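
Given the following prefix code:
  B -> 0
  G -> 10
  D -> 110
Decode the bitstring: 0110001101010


Decoding step by step:
Bits 0 -> B
Bits 110 -> D
Bits 0 -> B
Bits 0 -> B
Bits 110 -> D
Bits 10 -> G
Bits 10 -> G


Decoded message: BDBBDGG


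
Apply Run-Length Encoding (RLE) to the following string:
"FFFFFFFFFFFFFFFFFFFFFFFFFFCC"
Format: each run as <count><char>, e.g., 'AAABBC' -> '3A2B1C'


Scanning runs left to right:
  i=0: run of 'F' x 26 -> '26F'
  i=26: run of 'C' x 2 -> '2C'

RLE = 26F2C


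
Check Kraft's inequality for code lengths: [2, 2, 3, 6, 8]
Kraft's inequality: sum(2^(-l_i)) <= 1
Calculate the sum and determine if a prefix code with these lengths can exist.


Sum = 2^(-2) + 2^(-2) + 2^(-3) + 2^(-6) + 2^(-8)
    = 0.25 + 0.25 + 0.125 + 0.015625 + 0.00390625
    = 165/256 = 0.64453125
Since 0.64453125 <= 1, Kraft's inequality IS satisfied.
A prefix code with these lengths CAN exist.

Kraft sum = 0.64453125. Satisfied.


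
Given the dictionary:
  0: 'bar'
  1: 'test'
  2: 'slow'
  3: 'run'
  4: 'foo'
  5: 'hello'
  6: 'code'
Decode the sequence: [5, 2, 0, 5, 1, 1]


Look up each index in the dictionary:
  5 -> 'hello'
  2 -> 'slow'
  0 -> 'bar'
  5 -> 'hello'
  1 -> 'test'
  1 -> 'test'

Decoded: "hello slow bar hello test test"


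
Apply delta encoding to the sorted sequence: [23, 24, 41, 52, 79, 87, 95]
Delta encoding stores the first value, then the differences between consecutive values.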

┄┄┄┄┄┄

→ **About this exercise**: Find the word "following" in the listing above, then copy each line where it turns up.

→ **Exercise response**:
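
Given the following prefix code:
Apply Run-Length Encoding (RLE) to the following string: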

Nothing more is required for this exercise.